ENTRIES PROVIDED Block Start

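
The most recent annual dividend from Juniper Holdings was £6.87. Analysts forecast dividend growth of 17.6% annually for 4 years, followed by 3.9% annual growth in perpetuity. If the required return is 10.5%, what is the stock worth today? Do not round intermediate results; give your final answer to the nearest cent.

£170.93

D_1 = 8.07912
D_2 = 9.50105
D_3 = 11.17323
D_4 = 13.13972
Terminal value at year 4: TV = D_4×(1+g_2)/(r−g_2) = 13.65217/0.066 = 206.85101
P_0 = D_1/(1+r)^1 + D_2/(1+r)^2 + D_3/(1+r)^3 + D_4/(1+r)^4 + TV/(1+r)^4
    = 7.31142 + 7.78120 + 8.28117 + 8.81327 + 138.74218 = 170.92925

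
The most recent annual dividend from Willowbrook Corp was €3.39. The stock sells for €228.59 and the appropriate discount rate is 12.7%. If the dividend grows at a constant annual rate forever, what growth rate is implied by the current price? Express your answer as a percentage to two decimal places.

11.05%

P = D₀(1+g)/(r−g) ⇒ P(r−g) = D₀(1+g) ⇒ g(P+D₀) = P·r − D₀
g = (P·r − D₀)/(P + D₀) = (€228.59×0.127 − €3.39) / (€228.59 + €3.39) = 0.110531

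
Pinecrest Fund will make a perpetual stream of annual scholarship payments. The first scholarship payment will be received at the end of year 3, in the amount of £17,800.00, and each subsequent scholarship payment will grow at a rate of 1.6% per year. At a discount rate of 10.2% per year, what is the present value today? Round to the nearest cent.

Value at end of year 2: C₁ / (r − g) = £17,800.00 / (0.102 − 0.016) = £206,976.7442
Discount to today: PV = £206,976.7442 / (1 + 0.102)^2 = £206,976.7442 / 1.214404 = £170,434.83

£170434.83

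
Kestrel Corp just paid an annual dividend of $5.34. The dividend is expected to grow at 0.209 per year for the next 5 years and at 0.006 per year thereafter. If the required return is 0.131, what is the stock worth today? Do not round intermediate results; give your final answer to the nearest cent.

$92.74

D_1 = 6.45606
D_2 = 7.80538
D_3 = 9.43670
D_4 = 11.40897
D_5 = 13.79345
Terminal value at year 5: TV = D_5×(1+g_2)/(r−g_2) = 13.87621/0.125 = 111.00965
P_0 = D_1/(1+r)^1 + D_2/(1+r)^2 + D_3/(1+r)^3 + D_4/(1+r)^4 + D_5/(1+r)^5 + TV/(1+r)^5
    = 5.70828 + 6.10195 + 6.52277 + 6.97262 + 7.45349 + 59.98570 = 92.74481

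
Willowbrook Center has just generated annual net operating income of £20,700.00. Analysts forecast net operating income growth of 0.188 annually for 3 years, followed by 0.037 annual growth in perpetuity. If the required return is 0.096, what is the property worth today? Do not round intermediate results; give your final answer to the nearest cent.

£536477.17

D_1 = 24591.60000
D_2 = 29214.82080
D_3 = 34707.20711
Terminal value at year 3: TV = D_3×(1+g_2)/(r−g_2) = 35991.37377/0.059 = 610023.28430
P_0 = D_1/(1+r)^1 + D_2/(1+r)^2 + D_3/(1+r)^3 + TV/(1+r)^3
    = 22437.59124 + 24321.03868 + 26362.58572 + 463355.95585 = 536477.17149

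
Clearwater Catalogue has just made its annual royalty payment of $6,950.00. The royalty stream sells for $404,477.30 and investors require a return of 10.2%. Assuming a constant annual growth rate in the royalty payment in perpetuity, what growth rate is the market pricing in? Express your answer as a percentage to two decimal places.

8.34%

P = D₀(1+g)/(r−g) ⇒ P(r−g) = D₀(1+g) ⇒ g(P+D₀) = P·r − D₀
g = (P·r − D₀)/(P + D₀) = ($404,477.30×0.102 − $6,950.00) / ($404,477.30 + $6,950.00) = 0.083385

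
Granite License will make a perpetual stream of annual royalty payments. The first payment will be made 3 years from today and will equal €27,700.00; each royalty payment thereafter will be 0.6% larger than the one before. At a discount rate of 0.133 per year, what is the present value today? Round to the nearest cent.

€169908.94

Value at end of year 2: C₁ / (r − g) = €27,700.00 / (0.133 − 0.006) = €218,110.2362
Discount to today: PV = €218,110.2362 / (1 + 0.133)^2 = €218,110.2362 / 1.283689 = €169,908.94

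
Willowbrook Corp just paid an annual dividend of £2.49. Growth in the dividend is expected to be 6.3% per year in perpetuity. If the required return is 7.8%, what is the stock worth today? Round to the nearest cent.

D₁ = D₀ × (1 + g) = £2.49 × 1.063 = £2.6469
Growing perpetuity: P = D₁ / (r − g) = £2.6469 / (0.078 − 0.063) = £176.46

£176.46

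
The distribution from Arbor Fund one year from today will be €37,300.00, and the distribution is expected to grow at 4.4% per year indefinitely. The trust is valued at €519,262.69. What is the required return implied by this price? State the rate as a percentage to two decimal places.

P = D₁/(r − g) ⇒ r = D₁/P + g = €37,300.0000/€519,262.69 + 0.044 = 0.071833 + 0.044 = 0.115833

11.58%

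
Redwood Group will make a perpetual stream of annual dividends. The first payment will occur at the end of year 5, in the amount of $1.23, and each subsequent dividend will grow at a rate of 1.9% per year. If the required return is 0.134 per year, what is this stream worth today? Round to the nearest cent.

$6.47

Value at end of year 4: C₁ / (r − g) = $1.23 / (0.134 − 0.019) = $10.6957
Discount to today: PV = $10.6957 / (1 + 0.134)^4 = $10.6957 / 1.653683 = $6.47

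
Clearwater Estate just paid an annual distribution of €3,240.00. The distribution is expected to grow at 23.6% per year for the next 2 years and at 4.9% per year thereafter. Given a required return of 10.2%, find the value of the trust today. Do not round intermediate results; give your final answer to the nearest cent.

D_1 = 4004.64000
D_2 = 4949.73504
Terminal value at year 2: TV = D_2×(1+g_2)/(r−g_2) = 5192.27206/0.053 = 97967.39730
P_0 = D_1/(1+r)^1 + D_2/(1+r)^2 + TV/(1+r)^2
    = 3633.97459 + 4075.85535 + 80671.17475 = 88381.00469

€88381.00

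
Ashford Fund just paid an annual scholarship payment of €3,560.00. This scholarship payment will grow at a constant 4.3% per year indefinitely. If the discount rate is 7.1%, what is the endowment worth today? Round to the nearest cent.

€132610.00

D₁ = D₀ × (1 + g) = €3,560.00 × 1.043 = €3,713.0800
Growing perpetuity: P = D₁ / (r − g) = €3,713.0800 / (0.071 − 0.043) = €132,610.00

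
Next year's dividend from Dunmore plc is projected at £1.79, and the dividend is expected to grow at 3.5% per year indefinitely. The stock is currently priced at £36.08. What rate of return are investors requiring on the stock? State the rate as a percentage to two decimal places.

8.46%

P = D₁/(r − g) ⇒ r = D₁/P + g = £1.7900/£36.08 + 0.035 = 0.049612 + 0.035 = 0.084612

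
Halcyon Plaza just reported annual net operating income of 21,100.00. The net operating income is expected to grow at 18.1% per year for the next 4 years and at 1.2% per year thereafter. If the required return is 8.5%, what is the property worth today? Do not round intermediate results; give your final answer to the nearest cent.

515397.03

D_1 = 24919.10000
D_2 = 29429.45710
D_3 = 34756.18884
D_4 = 41047.05901
Terminal value at year 4: TV = D_4×(1+g_2)/(r−g_2) = 41539.62372/0.073 = 569035.94140
P_0 = D_1/(1+r)^1 + D_2/(1+r)^2 + D_3/(1+r)^3 + D_4/(1+r)^4 + TV/(1+r)^4
    = 22966.91244 + 24999.00792 + 27210.90171 + 29618.50223 + 410601.70214 = 515397.02644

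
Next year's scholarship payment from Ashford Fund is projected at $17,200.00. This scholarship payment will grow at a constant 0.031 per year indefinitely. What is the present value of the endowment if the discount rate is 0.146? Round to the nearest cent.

Growing perpetuity: P = D₁ / (r − g) = $17,200.0000 / (0.146 − 0.031) = $149,565.22

$149565.22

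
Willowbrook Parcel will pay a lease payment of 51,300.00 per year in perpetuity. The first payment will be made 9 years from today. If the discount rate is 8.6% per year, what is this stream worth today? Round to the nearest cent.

Value at end of year 8: C / r = 51,300.00 / 0.086 = 596,511.6279
Discount to today: PV = 596,511.6279 / (1 + 0.086)^8 = 596,511.6279 / 1.934811 = 308,304.82

308304.82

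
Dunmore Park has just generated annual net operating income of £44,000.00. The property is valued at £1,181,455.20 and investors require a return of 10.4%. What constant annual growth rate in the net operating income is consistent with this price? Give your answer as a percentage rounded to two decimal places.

6.44%

P = D₀(1+g)/(r−g) ⇒ P(r−g) = D₀(1+g) ⇒ g(P+D₀) = P·r − D₀
g = (P·r − D₀)/(P + D₀) = (£1,181,455.20×0.104 − £44,000.00) / (£1,181,455.20 + £44,000.00) = 0.064361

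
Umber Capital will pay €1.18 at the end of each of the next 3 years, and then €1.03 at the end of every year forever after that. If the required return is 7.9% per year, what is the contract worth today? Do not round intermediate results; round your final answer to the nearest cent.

€13.43

PV of 3-year annuity: €1.18 × [1 − (1+0.079)^−3] / 0.079 = 3.04647
Perpetuity value at year 3: €1.03 / 0.079 = 13.03797
PV of perpetuity: 13.03797 / (1+0.079)^3 = 10.37877
Total PV = 3.04647 + 10.37877 = 13.42524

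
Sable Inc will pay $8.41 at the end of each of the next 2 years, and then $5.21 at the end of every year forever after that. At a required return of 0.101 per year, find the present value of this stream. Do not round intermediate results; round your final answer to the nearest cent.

$57.13

PV of 2-year annuity: $8.41 × [1 − (1+0.101)^−2] / 0.101 = 14.57630
Perpetuity value at year 2: $5.21 / 0.101 = 51.58416
PV of perpetuity: 51.58416 / (1+0.101)^2 = 42.55413
Total PV = 14.57630 + 42.55413 = 57.13043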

ENTRIES PROVIDED Block End

_WHAT TO PRODUCE_
Could you output exactly the lines from the one containing "Willowbrook Parcel will" to the end of the entries above, both included, and no others?

_SOLVED PROBLEM_
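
Willowbrook Parcel will pay a lease payment of 51,300.00 per year in perpetuity. The first payment will be made 9 years from today. If the discount rate is 8.6% per year, what is this stream worth today? Round to the nearest cent.

Value at end of year 8: C / r = 51,300.00 / 0.086 = 596,511.6279
Discount to today: PV = 596,511.6279 / (1 + 0.086)^8 = 596,511.6279 / 1.934811 = 308,304.82

308304.82

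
Dunmore Park has just generated annual net operating income of £44,000.00. The property is valued at £1,181,455.20 and investors require a return of 10.4%. What constant annual growth rate in the net operating income is consistent with this price? Give your answer as a percentage rounded to two decimal places.

6.44%

P = D₀(1+g)/(r−g) ⇒ P(r−g) = D₀(1+g) ⇒ g(P+D₀) = P·r − D₀
g = (P·r − D₀)/(P + D₀) = (£1,181,455.20×0.104 − £44,000.00) / (£1,181,455.20 + £44,000.00) = 0.064361

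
Umber Capital will pay €1.18 at the end of each of the next 3 years, and then €1.03 at the end of every year forever after that. If the required return is 7.9% per year, what is the contract worth today? Do not round intermediate results; round your final answer to the nearest cent.

€13.43

PV of 3-year annuity: €1.18 × [1 − (1+0.079)^−3] / 0.079 = 3.04647
Perpetuity value at year 3: €1.03 / 0.079 = 13.03797
PV of perpetuity: 13.03797 / (1+0.079)^3 = 10.37877
Total PV = 3.04647 + 10.37877 = 13.42524

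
Sable Inc will pay $8.41 at the end of each of the next 2 years, and then $5.21 at the end of every year forever after that. At a required return of 0.101 per year, find the present value of this stream. Do not round intermediate results; round your final answer to the nearest cent.

$57.13

PV of 2-year annuity: $8.41 × [1 − (1+0.101)^−2] / 0.101 = 14.57630
Perpetuity value at year 2: $5.21 / 0.101 = 51.58416
PV of perpetuity: 51.58416 / (1+0.101)^2 = 42.55413
Total PV = 14.57630 + 42.55413 = 57.13043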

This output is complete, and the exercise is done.